Stored data START
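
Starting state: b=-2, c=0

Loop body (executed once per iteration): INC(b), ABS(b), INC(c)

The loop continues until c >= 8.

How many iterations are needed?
8

Tracing iterations:
Initial: b=-2, c=0
After iteration 1: b=1, c=1
After iteration 2: b=2, c=2
After iteration 3: b=3, c=3
After iteration 4: b=4, c=4
After iteration 5: b=5, c=5
After iteration 6: b=6, c=6
After iteration 7: b=7, c=7
After iteration 8: b=8, c=8
c >= 8 now holds, so the loop exits after 8 iterations.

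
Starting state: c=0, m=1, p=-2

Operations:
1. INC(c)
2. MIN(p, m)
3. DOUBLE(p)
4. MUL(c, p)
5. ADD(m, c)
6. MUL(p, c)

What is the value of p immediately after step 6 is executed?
p = 16

Tracing p through execution:
Initial: p = -2
After step 1 (INC(c)): p = -2
After step 2 (MIN(p, m)): p = -2
After step 3 (DOUBLE(p)): p = -4
After step 4 (MUL(c, p)): p = -4
After step 5 (ADD(m, c)): p = -4
After step 6 (MUL(p, c)): p = 16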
Stored data END
▸ **How to complete this task**: Reproduce all of the entries verbatim.

▸ **Exercise output**:
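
Starting state: b=-2, c=0

Loop body (executed once per iteration): INC(b), ABS(b), INC(c)

The loop continues until c >= 8.

How many iterations are needed?
8

Tracing iterations:
Initial: b=-2, c=0
After iteration 1: b=1, c=1
After iteration 2: b=2, c=2
After iteration 3: b=3, c=3
After iteration 4: b=4, c=4
After iteration 5: b=5, c=5
After iteration 6: b=6, c=6
After iteration 7: b=7, c=7
After iteration 8: b=8, c=8
c >= 8 now holds, so the loop exits after 8 iterations.

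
Starting state: c=0, m=1, p=-2

Operations:
1. INC(c)
2. MIN(p, m)
3. DOUBLE(p)
4. MUL(c, p)
5. ADD(m, c)
6. MUL(p, c)

What is the value of p immediately after step 6 is executed?
p = 16

Tracing p through execution:
Initial: p = -2
After step 1 (INC(c)): p = -2
After step 2 (MIN(p, m)): p = -2
After step 3 (DOUBLE(p)): p = -4
After step 4 (MUL(c, p)): p = -4
After step 5 (ADD(m, c)): p = -4
After step 6 (MUL(p, c)): p = 16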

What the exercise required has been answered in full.